◆ **The problem**
Every record here should be printed again exactly.

"""

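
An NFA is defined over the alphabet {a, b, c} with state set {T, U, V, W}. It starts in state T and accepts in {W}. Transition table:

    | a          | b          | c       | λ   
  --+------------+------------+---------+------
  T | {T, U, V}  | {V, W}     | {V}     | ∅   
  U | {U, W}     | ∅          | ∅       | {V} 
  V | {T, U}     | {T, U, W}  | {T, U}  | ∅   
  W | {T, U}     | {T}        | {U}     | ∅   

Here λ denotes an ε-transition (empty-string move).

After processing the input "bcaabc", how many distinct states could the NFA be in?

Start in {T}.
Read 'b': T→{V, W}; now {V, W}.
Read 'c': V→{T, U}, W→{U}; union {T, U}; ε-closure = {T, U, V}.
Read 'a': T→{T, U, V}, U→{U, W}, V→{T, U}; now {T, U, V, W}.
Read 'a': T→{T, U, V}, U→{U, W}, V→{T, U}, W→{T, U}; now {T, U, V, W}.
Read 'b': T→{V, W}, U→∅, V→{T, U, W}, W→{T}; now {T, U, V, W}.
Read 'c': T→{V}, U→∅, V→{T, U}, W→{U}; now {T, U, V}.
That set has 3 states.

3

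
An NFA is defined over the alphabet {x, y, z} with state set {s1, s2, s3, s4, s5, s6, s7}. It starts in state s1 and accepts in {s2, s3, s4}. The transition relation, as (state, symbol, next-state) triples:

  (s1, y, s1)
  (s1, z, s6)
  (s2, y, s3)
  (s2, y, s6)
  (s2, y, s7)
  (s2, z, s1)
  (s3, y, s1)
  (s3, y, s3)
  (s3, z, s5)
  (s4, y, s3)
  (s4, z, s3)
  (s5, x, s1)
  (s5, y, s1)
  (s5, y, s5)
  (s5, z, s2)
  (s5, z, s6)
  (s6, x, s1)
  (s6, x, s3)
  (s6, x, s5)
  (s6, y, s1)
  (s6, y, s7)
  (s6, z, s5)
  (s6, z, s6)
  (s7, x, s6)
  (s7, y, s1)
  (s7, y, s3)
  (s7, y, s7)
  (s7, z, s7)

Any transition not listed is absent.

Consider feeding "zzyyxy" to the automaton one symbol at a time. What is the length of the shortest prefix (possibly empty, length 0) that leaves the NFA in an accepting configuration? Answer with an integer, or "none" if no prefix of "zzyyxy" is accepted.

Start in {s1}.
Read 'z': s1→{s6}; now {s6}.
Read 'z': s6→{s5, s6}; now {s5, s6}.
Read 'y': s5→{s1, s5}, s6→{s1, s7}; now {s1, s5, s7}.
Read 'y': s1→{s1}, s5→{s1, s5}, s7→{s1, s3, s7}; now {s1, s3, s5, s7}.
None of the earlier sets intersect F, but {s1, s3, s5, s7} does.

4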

"""

◆ **The completed task**
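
An NFA is defined over the alphabet {a, b, c} with state set {T, U, V, W}. It starts in state T and accepts in {W}. Transition table:

    | a          | b          | c       | λ   
  --+------------+------------+---------+------
  T | {T, U, V}  | {V, W}     | {V}     | ∅   
  U | {U, W}     | ∅          | ∅       | {V} 
  V | {T, U}     | {T, U, W}  | {T, U}  | ∅   
  W | {T, U}     | {T}        | {U}     | ∅   

Here λ denotes an ε-transition (empty-string move).

After processing the input "bcaabc", how many distinct states could the NFA be in?

Start in {T}.
Read 'b': T→{V, W}; now {V, W}.
Read 'c': V→{T, U}, W→{U}; union {T, U}; ε-closure = {T, U, V}.
Read 'a': T→{T, U, V}, U→{U, W}, V→{T, U}; now {T, U, V, W}.
Read 'a': T→{T, U, V}, U→{U, W}, V→{T, U}, W→{T, U}; now {T, U, V, W}.
Read 'b': T→{V, W}, U→∅, V→{T, U, W}, W→{T}; now {T, U, V, W}.
Read 'c': T→{V}, U→∅, V→{T, U}, W→{U}; now {T, U, V}.
That set has 3 states.

3

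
An NFA is defined over the alphabet {x, y, z} with state set {s1, s2, s3, s4, s5, s6, s7}. It starts in state s1 and accepts in {s2, s3, s4}. The transition relation, as (state, symbol, next-state) triples:

  (s1, y, s1)
  (s1, z, s6)
  (s2, y, s3)
  (s2, y, s6)
  (s2, y, s7)
  (s2, z, s1)
  (s3, y, s1)
  (s3, y, s3)
  (s3, z, s5)
  (s4, y, s3)
  (s4, z, s3)
  (s5, x, s1)
  (s5, y, s1)
  (s5, y, s5)
  (s5, z, s2)
  (s5, z, s6)
  (s6, x, s1)
  (s6, x, s3)
  (s6, x, s5)
  (s6, y, s1)
  (s6, y, s7)
  (s6, z, s5)
  (s6, z, s6)
  (s7, x, s6)
  (s7, y, s1)
  (s7, y, s3)
  (s7, y, s7)
  (s7, z, s7)

Any transition not listed is absent.

Consider feeding "zzyyxy" to the automaton one symbol at a time. What is the length of the shortest prefix (possibly empty, length 0) that leaves the NFA in an accepting configuration? Answer with an integer, or "none" if no prefix of "zzyyxy" is accepted.

Start in {s1}.
Read 'z': s1→{s6}; now {s6}.
Read 'z': s6→{s5, s6}; now {s5, s6}.
Read 'y': s5→{s1, s5}, s6→{s1, s7}; now {s1, s5, s7}.
Read 'y': s1→{s1}, s5→{s1, s5}, s7→{s1, s3, s7}; now {s1, s3, s5, s7}.
None of the earlier sets intersect F, but {s1, s3, s5, s7} does.

4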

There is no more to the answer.